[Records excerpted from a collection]
____

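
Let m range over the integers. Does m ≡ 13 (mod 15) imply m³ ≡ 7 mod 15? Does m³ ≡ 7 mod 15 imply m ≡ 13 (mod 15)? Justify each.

(⟸) Suppose m³ ≡ 7 (mod 15). The only residue r in {0, …, 14} with r³ ≡ 7 (mod 15) is r = 13, so m ≡ 13 (mod 15).

(⟹) Suppose m ≡ 13 (mod 15). Write m = 15j + 13. Then (15j + 13)³ = 3375j³ + 8775j² + 7605j + 2197 = 15(225j³ + 585j² + 507j + 146) + 7, so m³ ≡ 7 (mod 15).

Equivalent; both directions hold.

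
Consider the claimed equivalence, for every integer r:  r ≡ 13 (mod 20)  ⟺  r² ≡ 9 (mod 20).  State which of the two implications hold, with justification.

(⇒) Suppose r ≡ 13 (mod 20). Write r = 20j + 13. Then (20j + 13)² = 400j² + 520j + 169 = 20(20j² + 26j + 8) + 9, so r² ≡ 9 (mod 20).

(⇐) This fails: take r = 3. Then 3² = 9 ≡ 9 (mod 20), yet 3 ≡ 3 (mod 20), not 13.

Only the forward direction holds.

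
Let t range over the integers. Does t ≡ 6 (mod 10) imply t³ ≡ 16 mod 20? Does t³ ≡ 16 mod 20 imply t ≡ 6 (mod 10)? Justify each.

[⇒] Suppose t ≡ 6 (mod 10). Working modulo 20, t ∈ {6, 16}; for each such r, r³ ≡ 16 (mod 20).

[⇐] Conversely, the residues r modulo 20 with r³ ≡ 16 (mod 20) are exactly {6, 16}, and each is ≡ 6 (mod 10).

Both directions hold.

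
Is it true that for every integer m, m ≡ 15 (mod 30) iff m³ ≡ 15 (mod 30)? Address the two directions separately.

(⟹) Suppose m ≡ 15 (mod 30). Write m = 30j + 15. Then (30j + 15)³ = 27000j³ + 40500j² + 20250j + 3375 = 30(900j³ + 1350j² + 675j + 112) + 15, so m³ ≡ 15 (mod 30).

(⟸) Conversely, suppose m³ ≡ 15 (mod 30). The only residue r in {0, …, 29} with r³ ≡ 15 (mod 30) is r = 15, so m ≡ 15 (mod 30).

Both directions hold; the statement is true.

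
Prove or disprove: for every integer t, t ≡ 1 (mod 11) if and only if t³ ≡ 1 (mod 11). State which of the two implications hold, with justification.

Both implications hold.

[⇒] Suppose t ≡ 1 (mod 11). Write t = 11j + 1. Then (11j + 1)³ = 1331j³ + 363j² + 33j + 1 = 11(121j³ + 33j² + 3j) + 1, so t³ ≡ 1 (mod 11).

[⇐] Conversely, suppose t³ ≡ 1 (mod 11). The only residue r in {0, …, 10} with r³ ≡ 1 (mod 11) is r = 1, so t ≡ 1 (mod 11).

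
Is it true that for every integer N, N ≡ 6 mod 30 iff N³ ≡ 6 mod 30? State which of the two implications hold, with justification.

Both implications hold.

(⇒) Suppose N ≡ 6 mod 30. Write N = 30j + 6. Then (30j + 6)³ = 27000j³ + 16200j² + 3240j + 216 = 30(900j³ + 540j² + 108j + 7) + 6, so N³ ≡ 6 (mod 30).

(⇐) Conversely, suppose N³ ≡ 6 (mod 30). The only residue r in {0, …, 29} with r³ ≡ 6 (mod 30) is r = 6, so N ≡ 6 (mod 30).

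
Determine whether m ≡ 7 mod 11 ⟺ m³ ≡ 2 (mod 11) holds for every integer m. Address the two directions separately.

Both directions hold.

[⇐] Suppose m³ ≡ 2 (mod 11). The only residue r in {0, …, 10} with r³ ≡ 2 (mod 11) is r = 7, so m ≡ 7 (mod 11).

[⇒] Suppose m ≡ 7 mod 11. Write m = 11j + 7. Then (11j + 7)³ = 1331j³ + 2541j² + 1617j + 343 = 11(121j³ + 231j² + 147j + 31) + 2, so m³ ≡ 2 (mod 11).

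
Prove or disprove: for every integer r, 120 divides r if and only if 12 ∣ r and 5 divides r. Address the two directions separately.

Not equivalent: only (⇒) holds.

(⟹) If 120 ∣ r, write r = 120q. Since 120 = 10·12, r = 12·(10q), so 12 ∣ r; and since 120 = 24·5, r = 5·(24q), so 5 ∣ r.

(⟸) This fails: take r = 60. Both 12 ∣ 60 and 5 ∣ 60, yet 60 is not a multiple of 120 (since 60 = 0·120 + 60), so 120 ∤ 60.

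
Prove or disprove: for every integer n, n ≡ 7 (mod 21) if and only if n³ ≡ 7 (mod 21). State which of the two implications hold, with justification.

Both directions hold; the statement is true.

(⟸) Suppose n³ ≡ 7 (mod 21). The only residue r in {0, …, 20} with r³ ≡ 7 (mod 21) is r = 7, so n ≡ 7 (mod 21).

(⟹) Suppose n ≡ 7 (mod 21). Write n = 21j + 7. Then (21j + 7)³ = 9261j³ + 9261j² + 3087j + 343 = 21(441j³ + 441j² + 147j + 16) + 7, so n³ ≡ 7 (mod 21).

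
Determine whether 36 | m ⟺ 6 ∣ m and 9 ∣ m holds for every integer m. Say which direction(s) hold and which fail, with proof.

(⇒) If 36 ∣ m, write m = 36q. Since 36 = 6·6, m = 6·(6q), so 6 ∣ m; and since 36 = 4·9, m = 9·(4q), so 9 ∣ m.

(⇐) This fails: take m = 18. Both 6 ∣ 18 and 9 ∣ 18, yet 18 is not a multiple of 36 (since 18 = 0·36 + 18), so 36 ∤ 18.

Only the forward implication holds.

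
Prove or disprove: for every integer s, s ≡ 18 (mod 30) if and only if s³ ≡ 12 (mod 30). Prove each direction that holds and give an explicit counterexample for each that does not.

Equivalent; both directions hold.

(←) Suppose s³ ≡ 12 (mod 30). The only residue r in {0, …, 29} with r³ ≡ 12 (mod 30) is r = 18, so s ≡ 18 (mod 30).

(→) Suppose s ≡ 18 (mod 30). Write s = 30j + 18. Then (30j + 18)³ = 27000j³ + 48600j² + 29160j + 5832 = 30(900j³ + 1620j² + 972j + 194) + 12, so s³ ≡ 12 (mod 30).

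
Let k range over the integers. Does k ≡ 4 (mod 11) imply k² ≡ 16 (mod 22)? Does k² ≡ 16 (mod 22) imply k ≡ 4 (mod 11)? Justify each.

Neither implication holds.

Forward direction. This fails: take k = 15. Then 15 ≡ 4 (mod 11), but 15² = 225 ≡ 5 (mod 22), not 16.

Converse. This fails: take k = 18. Then 18² = 324 ≡ 16 (mod 22), yet 18 ≡ 7 (mod 11), not 4.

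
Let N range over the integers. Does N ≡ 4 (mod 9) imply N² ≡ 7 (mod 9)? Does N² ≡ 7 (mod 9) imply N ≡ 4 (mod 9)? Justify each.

Forward direction. Suppose N ≡ 4 (mod 9). Write N = 9j + 4. Then (9j + 4)² = 81j² + 72j + 16 = 9(9j² + 8j + 1) + 7, so N² ≡ 7 (mod 9).

Converse. This fails: take N = 5. Then 5² = 25 ≡ 7 (mod 9), yet 5 ≡ 5 (mod 9), not 4.

(⇒) holds; (⇐) fails.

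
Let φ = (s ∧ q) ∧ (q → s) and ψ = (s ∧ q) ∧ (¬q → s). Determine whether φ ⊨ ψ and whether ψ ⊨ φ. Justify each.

Both directions hold; the statement is true.

Forward direction. Assume the antecedent. If q is true, the antecedent forces (q = T, s = T), and (s ∧ q) ∧ (¬q → s) holds there. If q is false, the antecedent cannot hold. Either way (s ∧ q) ∧ (¬q → s) holds.

Converse. Assume the antecedent. If q is true, the antecedent forces (q = T, s = T), and (s ∧ q) ∧ (q → s) holds there. If q is false, the antecedent cannot hold. Either way (s ∧ q) ∧ (q → s) holds.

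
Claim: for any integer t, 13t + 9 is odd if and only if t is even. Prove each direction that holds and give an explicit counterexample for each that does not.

Both implications hold.

[⇒] Suppose 13t + 9 is odd. Since 13 is odd, 13t and t have the same parity, so 13t + 9 ≡ t + 9 (mod 2). As 9 is odd, 13t + 9 is odd exactly when t is even. Thus t is even.

[⇐] Conversely, suppose t is even; write t = 2j. Then 13t + 9 = 13·(2j) + 9 = 2·13j + 9, which is odd.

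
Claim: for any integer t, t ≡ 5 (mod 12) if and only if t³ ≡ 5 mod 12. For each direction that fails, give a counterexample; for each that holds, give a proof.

Both directions hold; the statement is true.

(⇒) Suppose t ≡ 5 (mod 12). Write t = 12j + 5. Then (12j + 5)³ = 1728j³ + 2160j² + 900j + 125 = 12(144j³ + 180j² + 75j + 10) + 5, so t³ ≡ 5 (mod 12).

(⇐) Conversely, suppose t³ ≡ 5 (mod 12). The only residue r in {0, …, 11} with r³ ≡ 5 (mod 12) is r = 5, so t ≡ 5 (mod 12).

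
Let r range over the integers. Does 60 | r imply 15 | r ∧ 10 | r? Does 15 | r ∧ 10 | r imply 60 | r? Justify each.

(→) If 60 ∣ r, write r = 60q. Since 60 = 4·15, r = 15·(4q), so 15 ∣ r; and since 60 = 6·10, r = 10·(6q), so 10 ∣ r.

(←) This fails: take r = 30. Both 15 ∣ 30 and 10 ∣ 30, yet 30 is not a multiple of 60 (since 30 = 0·60 + 30), so 60 ∤ 30.

(⇒) holds; (⇐) fails.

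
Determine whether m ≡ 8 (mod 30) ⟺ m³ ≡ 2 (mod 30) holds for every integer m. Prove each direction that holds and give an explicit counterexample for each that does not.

The biconditional holds.

(⟹) Suppose m ≡ 8 (mod 30). Write m = 30j + 8. Then (30j + 8)³ = 27000j³ + 21600j² + 5760j + 512 = 30(900j³ + 720j² + 192j + 17) + 2, so m³ ≡ 2 (mod 30).

(⟸) Conversely, suppose m³ ≡ 2 (mod 30). The only residue r in {0, …, 29} with r³ ≡ 2 (mod 30) is r = 8, so m ≡ 8 (mod 30).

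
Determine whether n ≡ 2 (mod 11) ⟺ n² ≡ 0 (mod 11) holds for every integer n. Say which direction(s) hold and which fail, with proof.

(⇒) This fails: take n = 2. Then 2 ≡ 2 (mod 11), but 2² = 4 ≡ 4 (mod 11), not 0.

(⇐) This fails: take n = 0. Then 0² = 0 ≡ 0 (mod 11), yet 0 ≡ 0 (mod 11), not 2.

Neither direction holds.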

____

A faithful copy of the lines from the line containing "Let r range" to the end of the data should be set down, both ends included, and nothing more.

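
Let r range over the integers. Does 60 | r imply 15 | r ∧ 10 | r? Does 15 | r ∧ 10 | r imply 60 | r? Justify each.

(→) If 60 ∣ r, write r = 60q. Since 60 = 4·15, r = 15·(4q), so 15 ∣ r; and since 60 = 6·10, r = 10·(6q), so 10 ∣ r.

(←) This fails: take r = 30. Both 15 ∣ 30 and 10 ∣ 30, yet 30 is not a multiple of 60 (since 30 = 0·60 + 30), so 60 ∤ 30.

(⇒) holds; (⇐) fails.

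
Determine whether m ≡ 8 (mod 30) ⟺ m³ ≡ 2 (mod 30) holds for every integer m. Prove each direction that holds and give an explicit counterexample for each that does not.

The biconditional holds.

(⟹) Suppose m ≡ 8 (mod 30). Write m = 30j + 8. Then (30j + 8)³ = 27000j³ + 21600j² + 5760j + 512 = 30(900j³ + 720j² + 192j + 17) + 2, so m³ ≡ 2 (mod 30).

(⟸) Conversely, suppose m³ ≡ 2 (mod 30). The only residue r in {0, …, 29} with r³ ≡ 2 (mod 30) is r = 8, so m ≡ 8 (mod 30).

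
Determine whether n ≡ 2 (mod 11) ⟺ n² ≡ 0 (mod 11) holds for every integer n. Say which direction(s) hold and which fail, with proof.

(⇒) This fails: take n = 2. Then 2 ≡ 2 (mod 11), but 2² = 4 ≡ 4 (mod 11), not 0.

(⇐) This fails: take n = 0. Then 0² = 0 ≡ 0 (mod 11), yet 0 ≡ 0 (mod 11), not 2.

Neither direction holds.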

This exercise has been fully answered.